REQUIREMENT: Repeat exactly, and only, the lines below starting at the line that contains "Let F(K) = ((K*K)*(-3))*r." and ending at the line that contains "Answer: 28*√39/15 ≈ 11.657", inclusive of both.

DATA RECORDS:
-.-.-

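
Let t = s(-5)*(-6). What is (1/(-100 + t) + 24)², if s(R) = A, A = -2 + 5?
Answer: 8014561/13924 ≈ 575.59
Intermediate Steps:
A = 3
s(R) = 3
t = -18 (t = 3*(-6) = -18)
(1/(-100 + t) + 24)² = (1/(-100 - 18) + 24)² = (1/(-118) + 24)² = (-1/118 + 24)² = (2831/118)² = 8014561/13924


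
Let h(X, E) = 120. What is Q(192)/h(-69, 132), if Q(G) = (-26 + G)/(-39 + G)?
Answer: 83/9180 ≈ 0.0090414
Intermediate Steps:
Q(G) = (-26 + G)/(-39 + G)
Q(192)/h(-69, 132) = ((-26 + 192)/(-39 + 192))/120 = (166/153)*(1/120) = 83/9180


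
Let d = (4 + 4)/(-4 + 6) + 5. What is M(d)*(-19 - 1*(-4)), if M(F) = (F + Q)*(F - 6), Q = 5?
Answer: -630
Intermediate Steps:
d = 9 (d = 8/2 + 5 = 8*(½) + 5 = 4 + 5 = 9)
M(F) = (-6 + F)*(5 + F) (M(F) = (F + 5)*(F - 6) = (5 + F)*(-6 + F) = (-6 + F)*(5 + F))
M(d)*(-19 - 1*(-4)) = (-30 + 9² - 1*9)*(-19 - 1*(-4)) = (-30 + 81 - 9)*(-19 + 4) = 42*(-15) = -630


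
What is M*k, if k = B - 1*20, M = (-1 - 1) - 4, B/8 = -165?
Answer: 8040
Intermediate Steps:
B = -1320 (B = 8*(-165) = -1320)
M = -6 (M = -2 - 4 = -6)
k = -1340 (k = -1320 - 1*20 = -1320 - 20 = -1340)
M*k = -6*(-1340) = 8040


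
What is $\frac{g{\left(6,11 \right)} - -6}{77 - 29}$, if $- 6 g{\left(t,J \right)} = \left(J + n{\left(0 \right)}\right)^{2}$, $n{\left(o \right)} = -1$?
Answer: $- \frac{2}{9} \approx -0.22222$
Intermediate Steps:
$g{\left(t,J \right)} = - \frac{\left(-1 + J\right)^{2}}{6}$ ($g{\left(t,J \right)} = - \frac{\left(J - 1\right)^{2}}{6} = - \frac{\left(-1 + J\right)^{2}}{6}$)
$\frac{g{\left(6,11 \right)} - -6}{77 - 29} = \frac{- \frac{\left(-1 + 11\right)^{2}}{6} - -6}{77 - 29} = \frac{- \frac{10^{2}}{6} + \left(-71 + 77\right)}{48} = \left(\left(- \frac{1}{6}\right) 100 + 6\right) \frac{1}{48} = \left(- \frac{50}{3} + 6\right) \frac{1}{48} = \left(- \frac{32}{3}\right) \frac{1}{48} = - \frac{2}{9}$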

-.-.-

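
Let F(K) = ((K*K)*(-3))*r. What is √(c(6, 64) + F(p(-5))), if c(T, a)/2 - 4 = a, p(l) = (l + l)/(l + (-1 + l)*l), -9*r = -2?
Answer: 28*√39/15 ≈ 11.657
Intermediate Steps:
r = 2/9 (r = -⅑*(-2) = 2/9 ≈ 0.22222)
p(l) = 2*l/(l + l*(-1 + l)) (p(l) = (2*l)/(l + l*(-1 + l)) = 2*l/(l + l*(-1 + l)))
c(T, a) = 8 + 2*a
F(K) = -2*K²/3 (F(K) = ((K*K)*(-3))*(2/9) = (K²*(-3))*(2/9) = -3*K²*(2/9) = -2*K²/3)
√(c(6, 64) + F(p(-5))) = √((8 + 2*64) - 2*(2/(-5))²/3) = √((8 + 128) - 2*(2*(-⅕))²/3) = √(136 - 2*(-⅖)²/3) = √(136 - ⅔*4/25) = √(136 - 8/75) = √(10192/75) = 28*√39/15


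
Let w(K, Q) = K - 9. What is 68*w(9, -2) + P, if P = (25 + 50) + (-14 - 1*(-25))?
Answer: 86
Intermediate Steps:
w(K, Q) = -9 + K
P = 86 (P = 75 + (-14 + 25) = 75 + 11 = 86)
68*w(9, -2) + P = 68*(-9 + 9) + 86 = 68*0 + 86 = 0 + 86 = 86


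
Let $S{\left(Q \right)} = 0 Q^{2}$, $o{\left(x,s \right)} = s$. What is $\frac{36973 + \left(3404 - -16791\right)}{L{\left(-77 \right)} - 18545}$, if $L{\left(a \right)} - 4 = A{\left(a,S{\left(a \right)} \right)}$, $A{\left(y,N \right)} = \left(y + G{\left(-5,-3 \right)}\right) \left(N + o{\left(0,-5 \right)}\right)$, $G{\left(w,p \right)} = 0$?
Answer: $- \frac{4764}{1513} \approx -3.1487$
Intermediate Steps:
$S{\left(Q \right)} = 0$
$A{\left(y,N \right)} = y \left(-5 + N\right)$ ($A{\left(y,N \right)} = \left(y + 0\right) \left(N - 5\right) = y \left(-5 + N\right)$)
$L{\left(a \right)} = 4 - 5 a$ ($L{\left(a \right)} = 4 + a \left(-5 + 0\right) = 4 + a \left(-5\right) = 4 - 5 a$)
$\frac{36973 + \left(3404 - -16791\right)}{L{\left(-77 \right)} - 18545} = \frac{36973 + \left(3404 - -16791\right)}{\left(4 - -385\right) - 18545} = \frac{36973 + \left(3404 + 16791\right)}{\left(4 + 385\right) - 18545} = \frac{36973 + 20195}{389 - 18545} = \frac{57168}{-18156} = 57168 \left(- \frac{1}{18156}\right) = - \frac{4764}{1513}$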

-.-.-

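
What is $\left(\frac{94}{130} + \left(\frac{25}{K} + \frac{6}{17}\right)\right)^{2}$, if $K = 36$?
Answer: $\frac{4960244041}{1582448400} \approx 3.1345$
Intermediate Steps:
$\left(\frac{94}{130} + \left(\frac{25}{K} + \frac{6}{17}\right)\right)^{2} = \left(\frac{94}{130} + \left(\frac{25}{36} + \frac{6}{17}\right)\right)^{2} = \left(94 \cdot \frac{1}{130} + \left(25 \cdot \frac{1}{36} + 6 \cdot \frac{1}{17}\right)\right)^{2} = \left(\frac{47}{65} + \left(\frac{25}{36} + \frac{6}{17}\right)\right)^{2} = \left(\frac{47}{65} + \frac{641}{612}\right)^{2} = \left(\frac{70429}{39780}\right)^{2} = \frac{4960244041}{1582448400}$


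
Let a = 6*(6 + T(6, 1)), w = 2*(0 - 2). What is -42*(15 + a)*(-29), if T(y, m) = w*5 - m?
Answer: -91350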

-.-.-

REPLY TO THE EXERCISE:
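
Let F(K) = ((K*K)*(-3))*r. What is √(c(6, 64) + F(p(-5))), if c(T, a)/2 - 4 = a, p(l) = (l + l)/(l + (-1 + l)*l), -9*r = -2?
Answer: 28*√39/15 ≈ 11.657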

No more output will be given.